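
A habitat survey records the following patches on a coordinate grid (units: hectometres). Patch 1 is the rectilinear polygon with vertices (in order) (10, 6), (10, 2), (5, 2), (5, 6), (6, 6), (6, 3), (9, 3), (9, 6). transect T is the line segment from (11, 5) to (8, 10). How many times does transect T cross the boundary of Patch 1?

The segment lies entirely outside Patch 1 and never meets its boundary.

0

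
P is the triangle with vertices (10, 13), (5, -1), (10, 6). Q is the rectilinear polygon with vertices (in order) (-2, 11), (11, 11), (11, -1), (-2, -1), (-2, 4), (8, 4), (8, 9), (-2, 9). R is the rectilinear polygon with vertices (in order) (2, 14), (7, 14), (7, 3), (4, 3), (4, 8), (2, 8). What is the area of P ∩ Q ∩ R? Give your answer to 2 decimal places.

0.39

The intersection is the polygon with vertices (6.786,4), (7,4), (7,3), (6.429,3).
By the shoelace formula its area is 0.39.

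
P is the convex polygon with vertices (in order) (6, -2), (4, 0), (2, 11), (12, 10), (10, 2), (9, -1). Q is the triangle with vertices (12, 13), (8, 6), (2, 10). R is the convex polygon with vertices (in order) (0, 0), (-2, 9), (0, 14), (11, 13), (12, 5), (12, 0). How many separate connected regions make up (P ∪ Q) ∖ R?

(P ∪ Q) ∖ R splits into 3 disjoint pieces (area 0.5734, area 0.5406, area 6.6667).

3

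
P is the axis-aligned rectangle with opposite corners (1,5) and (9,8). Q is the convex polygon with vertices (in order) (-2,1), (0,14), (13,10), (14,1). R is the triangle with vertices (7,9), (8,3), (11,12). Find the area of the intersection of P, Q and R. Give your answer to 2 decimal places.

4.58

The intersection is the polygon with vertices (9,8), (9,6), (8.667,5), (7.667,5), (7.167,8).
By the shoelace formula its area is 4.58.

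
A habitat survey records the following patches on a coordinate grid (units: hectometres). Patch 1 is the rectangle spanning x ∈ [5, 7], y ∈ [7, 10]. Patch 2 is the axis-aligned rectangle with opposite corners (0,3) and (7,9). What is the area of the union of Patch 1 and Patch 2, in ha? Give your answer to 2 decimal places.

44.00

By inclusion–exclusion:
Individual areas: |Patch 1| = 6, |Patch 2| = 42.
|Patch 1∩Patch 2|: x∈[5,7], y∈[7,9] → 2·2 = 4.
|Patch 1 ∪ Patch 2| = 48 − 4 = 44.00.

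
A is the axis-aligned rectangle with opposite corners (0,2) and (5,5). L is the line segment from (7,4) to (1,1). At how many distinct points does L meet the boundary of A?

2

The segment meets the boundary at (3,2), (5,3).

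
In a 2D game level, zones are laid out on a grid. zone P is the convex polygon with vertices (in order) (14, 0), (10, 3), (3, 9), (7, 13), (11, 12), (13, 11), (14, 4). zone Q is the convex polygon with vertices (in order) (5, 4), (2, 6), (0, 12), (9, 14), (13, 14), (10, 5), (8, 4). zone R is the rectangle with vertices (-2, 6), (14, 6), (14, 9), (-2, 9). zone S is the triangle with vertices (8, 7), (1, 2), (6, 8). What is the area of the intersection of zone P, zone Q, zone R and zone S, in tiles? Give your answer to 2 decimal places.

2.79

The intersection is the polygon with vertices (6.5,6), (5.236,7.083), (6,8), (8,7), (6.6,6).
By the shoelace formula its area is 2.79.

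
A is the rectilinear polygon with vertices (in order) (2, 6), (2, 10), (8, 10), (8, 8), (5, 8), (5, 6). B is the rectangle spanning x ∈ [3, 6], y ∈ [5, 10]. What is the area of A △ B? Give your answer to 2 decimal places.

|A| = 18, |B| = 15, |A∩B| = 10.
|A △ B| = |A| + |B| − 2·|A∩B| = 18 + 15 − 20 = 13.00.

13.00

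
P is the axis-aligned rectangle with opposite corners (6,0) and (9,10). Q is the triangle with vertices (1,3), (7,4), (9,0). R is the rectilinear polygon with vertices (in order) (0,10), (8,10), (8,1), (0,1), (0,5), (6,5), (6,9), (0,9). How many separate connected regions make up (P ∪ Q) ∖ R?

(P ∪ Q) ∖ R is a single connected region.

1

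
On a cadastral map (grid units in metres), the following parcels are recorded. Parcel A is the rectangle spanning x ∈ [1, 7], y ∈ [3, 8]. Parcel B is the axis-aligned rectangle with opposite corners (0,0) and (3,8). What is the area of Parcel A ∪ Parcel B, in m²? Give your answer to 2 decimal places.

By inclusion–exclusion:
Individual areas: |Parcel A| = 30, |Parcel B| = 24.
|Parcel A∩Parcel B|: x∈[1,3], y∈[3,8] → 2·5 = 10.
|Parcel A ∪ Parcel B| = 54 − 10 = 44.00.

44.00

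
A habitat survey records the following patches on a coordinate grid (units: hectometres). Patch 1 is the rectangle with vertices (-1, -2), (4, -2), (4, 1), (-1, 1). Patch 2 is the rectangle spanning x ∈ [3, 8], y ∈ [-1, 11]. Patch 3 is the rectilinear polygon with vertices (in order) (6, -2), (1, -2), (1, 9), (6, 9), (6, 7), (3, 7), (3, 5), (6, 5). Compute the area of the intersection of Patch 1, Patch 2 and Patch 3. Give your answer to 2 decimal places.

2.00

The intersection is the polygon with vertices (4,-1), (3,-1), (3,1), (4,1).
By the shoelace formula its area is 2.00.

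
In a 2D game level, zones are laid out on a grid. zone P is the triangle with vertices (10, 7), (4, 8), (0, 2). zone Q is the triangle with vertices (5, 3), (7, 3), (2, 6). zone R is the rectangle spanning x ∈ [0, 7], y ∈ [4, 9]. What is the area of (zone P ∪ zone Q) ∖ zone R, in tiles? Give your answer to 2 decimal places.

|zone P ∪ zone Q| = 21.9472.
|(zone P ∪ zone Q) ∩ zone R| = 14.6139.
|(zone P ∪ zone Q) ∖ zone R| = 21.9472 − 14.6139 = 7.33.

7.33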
▬▬▬▬▬▬
Assigned task: A faithful retyping of every entry above is the task.

The answer:
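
A habitat survey records the following patches on a coordinate grid (units: hectometres). Patch 1 is the rectilinear polygon with vertices (in order) (10, 6), (10, 2), (5, 2), (5, 6), (6, 6), (6, 3), (9, 3), (9, 6). transect T is the line segment from (11, 5) to (8, 10). How many times does transect T cross the boundary of Patch 1?

The segment lies entirely outside Patch 1 and never meets its boundary.

0

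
P is the triangle with vertices (10, 13), (5, -1), (10, 6). Q is the rectilinear polygon with vertices (in order) (-2, 11), (11, 11), (11, -1), (-2, -1), (-2, 4), (8, 4), (8, 9), (-2, 9). R is the rectilinear polygon with vertices (in order) (2, 14), (7, 14), (7, 3), (4, 3), (4, 8), (2, 8). What is the area of P ∩ Q ∩ R? Give your answer to 2 decimal places.

0.39

The intersection is the polygon with vertices (6.786,4), (7,4), (7,3), (6.429,3).
By the shoelace formula its area is 0.39.

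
P is the convex polygon with vertices (in order) (6, -2), (4, 0), (2, 11), (12, 10), (10, 2), (9, -1). Q is the triangle with vertices (12, 13), (8, 6), (2, 10). R is the convex polygon with vertices (in order) (0, 0), (-2, 9), (0, 14), (11, 13), (12, 5), (12, 0). How many separate connected regions make up (P ∪ Q) ∖ R?

(P ∪ Q) ∖ R splits into 3 disjoint pieces (area 0.5734, area 0.5406, area 6.6667).

3

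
P is the axis-aligned rectangle with opposite corners (1,5) and (9,8). Q is the convex polygon with vertices (in order) (-2,1), (0,14), (13,10), (14,1). R is the triangle with vertices (7,9), (8,3), (11,12). Find the area of the intersection of P, Q and R. Give your answer to 2 decimal places.

4.58

The intersection is the polygon with vertices (9,8), (9,6), (8.667,5), (7.667,5), (7.167,8).
By the shoelace formula its area is 4.58.

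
A habitat survey records the following patches on a coordinate grid (units: hectometres). Patch 1 is the rectangle spanning x ∈ [5, 7], y ∈ [7, 10]. Patch 2 is the axis-aligned rectangle with opposite corners (0,3) and (7,9). What is the area of the union of Patch 1 and Patch 2, in ha? Give your answer to 2 decimal places.

44.00

By inclusion–exclusion:
Individual areas: |Patch 1| = 6, |Patch 2| = 42.
|Patch 1∩Patch 2|: x∈[5,7], y∈[7,9] → 2·2 = 4.
|Patch 1 ∪ Patch 2| = 48 − 4 = 44.00.

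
A is the axis-aligned rectangle with opposite corners (0,2) and (5,5). L is the line segment from (7,4) to (1,1). At how many distinct points does L meet the boundary of A?

2

The segment meets the boundary at (3,2), (5,3).

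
In a 2D game level, zones are laid out on a grid. zone P is the convex polygon with vertices (in order) (14, 0), (10, 3), (3, 9), (7, 13), (11, 12), (13, 11), (14, 4). zone Q is the convex polygon with vertices (in order) (5, 4), (2, 6), (0, 12), (9, 14), (13, 14), (10, 5), (8, 4). zone R is the rectangle with vertices (-2, 6), (14, 6), (14, 9), (-2, 9). zone S is the triangle with vertices (8, 7), (1, 2), (6, 8). What is the area of the intersection of zone P, zone Q, zone R and zone S, in tiles? Give your answer to 2 decimal places.

2.79

The intersection is the polygon with vertices (6.5,6), (5.236,7.083), (6,8), (8,7), (6.6,6).
By the shoelace formula its area is 2.79.

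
A is the rectilinear polygon with vertices (in order) (2, 6), (2, 10), (8, 10), (8, 8), (5, 8), (5, 6). B is the rectangle spanning x ∈ [3, 6], y ∈ [5, 10]. What is the area of A △ B? Give your answer to 2 decimal places.

|A| = 18, |B| = 15, |A∩B| = 10.
|A △ B| = |A| + |B| − 2·|A∩B| = 18 + 15 − 20 = 13.00.

13.00

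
P is the axis-aligned rectangle with opposite corners (6,0) and (9,10). Q is the triangle with vertices (1,3), (7,4), (9,0). R is the rectilinear polygon with vertices (in order) (0,10), (8,10), (8,1), (0,1), (0,5), (6,5), (6,9), (0,9). How many separate connected regions make up (P ∪ Q) ∖ R?

(P ∪ Q) ∖ R is a single connected region.

1

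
On a cadastral map (grid units in metres), the following parcels are recorded. Parcel A is the rectangle spanning x ∈ [1, 7], y ∈ [3, 8]. Parcel B is the axis-aligned rectangle with opposite corners (0,0) and (3,8). What is the area of Parcel A ∪ Parcel B, in m²? Give your answer to 2 decimal places.

By inclusion–exclusion:
Individual areas: |Parcel A| = 30, |Parcel B| = 24.
|Parcel A∩Parcel B|: x∈[1,3], y∈[3,8] → 2·5 = 10.
|Parcel A ∪ Parcel B| = 54 − 10 = 44.00.

44.00

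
A habitat survey records the following patches on a coordinate grid (units: hectometres). Patch 1 is the rectangle with vertices (-1, -2), (4, -2), (4, 1), (-1, 1). Patch 2 is the rectangle spanning x ∈ [3, 8], y ∈ [-1, 11]. Patch 3 is the rectilinear polygon with vertices (in order) (6, -2), (1, -2), (1, 9), (6, 9), (6, 7), (3, 7), (3, 5), (6, 5). Compute the area of the intersection of Patch 1, Patch 2 and Patch 3. Give your answer to 2 decimal places.

2.00

The intersection is the polygon with vertices (4,-1), (3,-1), (3,1), (4,1).
By the shoelace formula its area is 2.00.

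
In a 2D game level, zones are laid out on a grid. zone P is the triangle with vertices (10, 7), (4, 8), (0, 2). zone Q is the triangle with vertices (5, 3), (7, 3), (2, 6). zone R is the rectangle spanning x ∈ [0, 7], y ∈ [4, 9]. What is the area of (zone P ∪ zone Q) ∖ zone R, in tiles? Give your answer to 2 decimal places.

|zone P ∪ zone Q| = 21.9472.
|(zone P ∪ zone Q) ∩ zone R| = 14.6139.
|(zone P ∪ zone Q) ∖ zone R| = 21.9472 − 14.6139 = 7.33.

7.33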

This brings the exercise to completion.